───── Supplied data ─────
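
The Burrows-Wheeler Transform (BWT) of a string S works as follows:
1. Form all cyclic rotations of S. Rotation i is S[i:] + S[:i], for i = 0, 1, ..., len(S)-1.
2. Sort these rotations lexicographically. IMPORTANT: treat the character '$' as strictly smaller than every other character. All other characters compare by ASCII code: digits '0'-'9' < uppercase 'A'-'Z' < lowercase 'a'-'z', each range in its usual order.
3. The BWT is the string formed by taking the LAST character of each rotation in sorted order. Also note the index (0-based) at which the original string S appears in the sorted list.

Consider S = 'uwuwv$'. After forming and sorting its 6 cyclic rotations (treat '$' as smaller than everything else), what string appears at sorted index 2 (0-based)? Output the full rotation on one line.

Answer: uwv$uw

Derivation:
All 6 rotations (rotation i = S[i:]+S[:i]):
  rot[0] = uwuwv$
  rot[1] = wuwv$u
  rot[2] = uwv$uw
  rot[3] = wv$uwu
  rot[4] = v$uwuw
  rot[5] = $uwuwv
Sorted (with $ < everything):
  sorted[0] = $uwuwv
  sorted[1] = uwuwv$
  sorted[2] = uwv$uw
  sorted[3] = v$uwuw
  sorted[4] = wuwv$u
  sorted[5] = wv$uwu
sorted[2] = uwv$uw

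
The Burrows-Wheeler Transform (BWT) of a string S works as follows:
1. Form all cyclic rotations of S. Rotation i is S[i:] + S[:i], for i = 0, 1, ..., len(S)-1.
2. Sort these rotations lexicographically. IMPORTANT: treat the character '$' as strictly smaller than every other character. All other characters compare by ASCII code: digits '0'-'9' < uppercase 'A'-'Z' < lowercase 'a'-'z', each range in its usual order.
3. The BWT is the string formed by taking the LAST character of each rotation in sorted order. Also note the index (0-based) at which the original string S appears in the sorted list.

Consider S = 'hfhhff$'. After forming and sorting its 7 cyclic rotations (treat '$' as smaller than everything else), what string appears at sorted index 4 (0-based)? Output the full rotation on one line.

All 7 rotations (rotation i = S[i:]+S[:i]):
  rot[0] = hfhhff$
  rot[1] = fhhff$h
  rot[2] = hhff$hf
  rot[3] = hff$hfh
  rot[4] = ff$hfhh
  rot[5] = f$hfhhf
  rot[6] = $hfhhff
Sorted (with $ < everything):
  sorted[0] = $hfhhff
  sorted[1] = f$hfhhf
  sorted[2] = ff$hfhh
  sorted[3] = fhhff$h
  sorted[4] = hff$hfh
  sorted[5] = hfhhff$
  sorted[6] = hhff$hf
sorted[4] = hff$hfh

Answer: hff$hfh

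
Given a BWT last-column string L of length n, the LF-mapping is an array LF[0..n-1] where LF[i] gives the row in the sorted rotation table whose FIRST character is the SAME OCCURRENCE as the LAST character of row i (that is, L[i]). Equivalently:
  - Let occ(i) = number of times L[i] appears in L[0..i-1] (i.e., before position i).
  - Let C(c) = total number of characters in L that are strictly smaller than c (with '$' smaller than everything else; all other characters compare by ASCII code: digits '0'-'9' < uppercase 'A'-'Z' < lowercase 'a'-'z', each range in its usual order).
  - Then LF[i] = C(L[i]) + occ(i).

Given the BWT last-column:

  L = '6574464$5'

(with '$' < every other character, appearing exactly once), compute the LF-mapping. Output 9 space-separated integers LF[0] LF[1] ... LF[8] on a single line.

Char counts: '$':1, '4':3, '5':2, '6':2, '7':1
C (first-col start): C('$')=0, C('4')=1, C('5')=4, C('6')=6, C('7')=8
L[0]='6': occ=0, LF[0]=C('6')+0=6+0=6
L[1]='5': occ=0, LF[1]=C('5')+0=4+0=4
L[2]='7': occ=0, LF[2]=C('7')+0=8+0=8
L[3]='4': occ=0, LF[3]=C('4')+0=1+0=1
L[4]='4': occ=1, LF[4]=C('4')+1=1+1=2
L[5]='6': occ=1, LF[5]=C('6')+1=6+1=7
L[6]='4': occ=2, LF[6]=C('4')+2=1+2=3
L[7]='$': occ=0, LF[7]=C('$')+0=0+0=0
L[8]='5': occ=1, LF[8]=C('5')+1=4+1=5

Answer: 6 4 8 1 2 7 3 0 5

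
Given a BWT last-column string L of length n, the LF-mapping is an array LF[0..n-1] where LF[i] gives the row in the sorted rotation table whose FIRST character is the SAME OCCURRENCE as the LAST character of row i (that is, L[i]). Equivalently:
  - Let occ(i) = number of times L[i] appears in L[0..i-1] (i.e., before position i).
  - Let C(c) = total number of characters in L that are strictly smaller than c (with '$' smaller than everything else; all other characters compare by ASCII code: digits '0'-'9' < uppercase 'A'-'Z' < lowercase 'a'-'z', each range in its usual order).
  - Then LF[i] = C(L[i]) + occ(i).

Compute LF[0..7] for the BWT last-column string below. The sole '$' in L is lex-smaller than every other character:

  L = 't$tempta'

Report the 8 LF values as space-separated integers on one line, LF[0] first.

Answer: 5 0 6 2 3 4 7 1

Derivation:
Char counts: '$':1, 'a':1, 'e':1, 'm':1, 'p':1, 't':3
C (first-col start): C('$')=0, C('a')=1, C('e')=2, C('m')=3, C('p')=4, C('t')=5
L[0]='t': occ=0, LF[0]=C('t')+0=5+0=5
L[1]='$': occ=0, LF[1]=C('$')+0=0+0=0
L[2]='t': occ=1, LF[2]=C('t')+1=5+1=6
L[3]='e': occ=0, LF[3]=C('e')+0=2+0=2
L[4]='m': occ=0, LF[4]=C('m')+0=3+0=3
L[5]='p': occ=0, LF[5]=C('p')+0=4+0=4
L[6]='t': occ=2, LF[6]=C('t')+2=5+2=7
L[7]='a': occ=0, LF[7]=C('a')+0=1+0=1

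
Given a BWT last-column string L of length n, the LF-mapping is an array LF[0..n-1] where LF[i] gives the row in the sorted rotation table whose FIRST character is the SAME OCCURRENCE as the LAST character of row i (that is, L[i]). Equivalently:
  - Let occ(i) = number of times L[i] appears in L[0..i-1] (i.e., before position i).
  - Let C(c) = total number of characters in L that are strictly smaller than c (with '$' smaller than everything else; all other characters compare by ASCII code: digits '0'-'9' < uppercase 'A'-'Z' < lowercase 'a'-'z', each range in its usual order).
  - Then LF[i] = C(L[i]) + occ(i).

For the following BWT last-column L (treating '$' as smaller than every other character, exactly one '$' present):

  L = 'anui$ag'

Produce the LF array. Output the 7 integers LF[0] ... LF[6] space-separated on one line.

Char counts: '$':1, 'a':2, 'g':1, 'i':1, 'n':1, 'u':1
C (first-col start): C('$')=0, C('a')=1, C('g')=3, C('i')=4, C('n')=5, C('u')=6
L[0]='a': occ=0, LF[0]=C('a')+0=1+0=1
L[1]='n': occ=0, LF[1]=C('n')+0=5+0=5
L[2]='u': occ=0, LF[2]=C('u')+0=6+0=6
L[3]='i': occ=0, LF[3]=C('i')+0=4+0=4
L[4]='$': occ=0, LF[4]=C('$')+0=0+0=0
L[5]='a': occ=1, LF[5]=C('a')+1=1+1=2
L[6]='g': occ=0, LF[6]=C('g')+0=3+0=3

Answer: 1 5 6 4 0 2 3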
─────
— Activity —
Each entry must appear in the reply exactly as written.

— Output for this task —
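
The Burrows-Wheeler Transform (BWT) of a string S works as follows:
1. Form all cyclic rotations of S. Rotation i is S[i:] + S[:i], for i = 0, 1, ..., len(S)-1.
2. Sort these rotations lexicographically. IMPORTANT: treat the character '$' as strictly smaller than every other character. All other characters compare by ASCII code: digits '0'-'9' < uppercase 'A'-'Z' < lowercase 'a'-'z', each range in its usual order.
3. The BWT is the string formed by taking the LAST character of each rotation in sorted order. Also note the index (0-based) at which the original string S appears in the sorted list.

Consider S = 'uwuwv$'. After forming and sorting its 6 cyclic rotations (treat '$' as smaller than everything else), what string appears at sorted index 2 (0-based)? Output the full rotation on one line.

Answer: uwv$uw

Derivation:
All 6 rotations (rotation i = S[i:]+S[:i]):
  rot[0] = uwuwv$
  rot[1] = wuwv$u
  rot[2] = uwv$uw
  rot[3] = wv$uwu
  rot[4] = v$uwuw
  rot[5] = $uwuwv
Sorted (with $ < everything):
  sorted[0] = $uwuwv
  sorted[1] = uwuwv$
  sorted[2] = uwv$uw
  sorted[3] = v$uwuw
  sorted[4] = wuwv$u
  sorted[5] = wv$uwu
sorted[2] = uwv$uw

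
The Burrows-Wheeler Transform (BWT) of a string S works as follows:
1. Form all cyclic rotations of S. Rotation i is S[i:] + S[:i], for i = 0, 1, ..., len(S)-1.
2. Sort these rotations lexicographically. IMPORTANT: treat the character '$' as strictly smaller than every other character. All other characters compare by ASCII code: digits '0'-'9' < uppercase 'A'-'Z' < lowercase 'a'-'z', each range in its usual order.
3. The BWT is the string formed by taking the LAST character of each rotation in sorted order. Also note the index (0-based) at which the original string S appears in the sorted list.

Consider S = 'hfhhff$'. After forming and sorting its 7 cyclic rotations (treat '$' as smaller than everything else), what string appears at sorted index 4 (0-based)? Output the full rotation on one line.

All 7 rotations (rotation i = S[i:]+S[:i]):
  rot[0] = hfhhff$
  rot[1] = fhhff$h
  rot[2] = hhff$hf
  rot[3] = hff$hfh
  rot[4] = ff$hfhh
  rot[5] = f$hfhhf
  rot[6] = $hfhhff
Sorted (with $ < everything):
  sorted[0] = $hfhhff
  sorted[1] = f$hfhhf
  sorted[2] = ff$hfhh
  sorted[3] = fhhff$h
  sorted[4] = hff$hfh
  sorted[5] = hfhhff$
  sorted[6] = hhff$hf
sorted[4] = hff$hfh

Answer: hff$hfh

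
Given a BWT last-column string L of length n, the LF-mapping is an array LF[0..n-1] where LF[i] gives the row in the sorted rotation table whose FIRST character is the SAME OCCURRENCE as the LAST character of row i (that is, L[i]). Equivalently:
  - Let occ(i) = number of times L[i] appears in L[0..i-1] (i.e., before position i).
  - Let C(c) = total number of characters in L that are strictly smaller than c (with '$' smaller than everything else; all other characters compare by ASCII code: digits '0'-'9' < uppercase 'A'-'Z' < lowercase 'a'-'z', each range in its usual order).
  - Then LF[i] = C(L[i]) + occ(i).

Given the BWT last-column:

  L = '6574464$5'

(with '$' < every other character, appearing exactly once), compute the LF-mapping. Output 9 space-separated integers LF[0] LF[1] ... LF[8] on a single line.

Char counts: '$':1, '4':3, '5':2, '6':2, '7':1
C (first-col start): C('$')=0, C('4')=1, C('5')=4, C('6')=6, C('7')=8
L[0]='6': occ=0, LF[0]=C('6')+0=6+0=6
L[1]='5': occ=0, LF[1]=C('5')+0=4+0=4
L[2]='7': occ=0, LF[2]=C('7')+0=8+0=8
L[3]='4': occ=0, LF[3]=C('4')+0=1+0=1
L[4]='4': occ=1, LF[4]=C('4')+1=1+1=2
L[5]='6': occ=1, LF[5]=C('6')+1=6+1=7
L[6]='4': occ=2, LF[6]=C('4')+2=1+2=3
L[7]='$': occ=0, LF[7]=C('$')+0=0+0=0
L[8]='5': occ=1, LF[8]=C('5')+1=4+1=5

Answer: 6 4 8 1 2 7 3 0 5

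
Given a BWT last-column string L of length n, the LF-mapping is an array LF[0..n-1] where LF[i] gives the row in the sorted rotation table whose FIRST character is the SAME OCCURRENCE as the LAST character of row i (that is, L[i]). Equivalently:
  - Let occ(i) = number of times L[i] appears in L[0..i-1] (i.e., before position i).
  - Let C(c) = total number of characters in L that are strictly smaller than c (with '$' smaller than everything else; all other characters compare by ASCII code: digits '0'-'9' < uppercase 'A'-'Z' < lowercase 'a'-'z', each range in its usual order).
  - Then LF[i] = C(L[i]) + occ(i).

Compute LF[0..7] for the BWT last-column string below. The sole '$' in L is lex-smaller than every other character:

  L = 't$tempta'

Report the 8 LF values as space-separated integers on one line, LF[0] first.

Answer: 5 0 6 2 3 4 7 1

Derivation:
Char counts: '$':1, 'a':1, 'e':1, 'm':1, 'p':1, 't':3
C (first-col start): C('$')=0, C('a')=1, C('e')=2, C('m')=3, C('p')=4, C('t')=5
L[0]='t': occ=0, LF[0]=C('t')+0=5+0=5
L[1]='$': occ=0, LF[1]=C('$')+0=0+0=0
L[2]='t': occ=1, LF[2]=C('t')+1=5+1=6
L[3]='e': occ=0, LF[3]=C('e')+0=2+0=2
L[4]='m': occ=0, LF[4]=C('m')+0=3+0=3
L[5]='p': occ=0, LF[5]=C('p')+0=4+0=4
L[6]='t': occ=2, LF[6]=C('t')+2=5+2=7
L[7]='a': occ=0, LF[7]=C('a')+0=1+0=1

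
Given a BWT last-column string L of length n, the LF-mapping is an array LF[0..n-1] where LF[i] gives the row in the sorted rotation table whose FIRST character is the SAME OCCURRENCE as the LAST character of row i (that is, L[i]). Equivalently:
  - Let occ(i) = number of times L[i] appears in L[0..i-1] (i.e., before position i).
  - Let C(c) = total number of characters in L that are strictly smaller than c (with '$' smaller than everything else; all other characters compare by ASCII code: digits '0'-'9' < uppercase 'A'-'Z' < lowercase 'a'-'z', each range in its usual order).
  - Then LF[i] = C(L[i]) + occ(i).

For the following BWT last-column L (treating '$' as smaller than every other character, exactly one '$' present):

  L = 'anui$ag'

Produce the LF array. Output the 7 integers LF[0] ... LF[6] space-separated on one line.

Char counts: '$':1, 'a':2, 'g':1, 'i':1, 'n':1, 'u':1
C (first-col start): C('$')=0, C('a')=1, C('g')=3, C('i')=4, C('n')=5, C('u')=6
L[0]='a': occ=0, LF[0]=C('a')+0=1+0=1
L[1]='n': occ=0, LF[1]=C('n')+0=5+0=5
L[2]='u': occ=0, LF[2]=C('u')+0=6+0=6
L[3]='i': occ=0, LF[3]=C('i')+0=4+0=4
L[4]='$': occ=0, LF[4]=C('$')+0=0+0=0
L[5]='a': occ=1, LF[5]=C('a')+1=1+1=2
L[6]='g': occ=0, LF[6]=C('g')+0=3+0=3

Answer: 1 5 6 4 0 2 3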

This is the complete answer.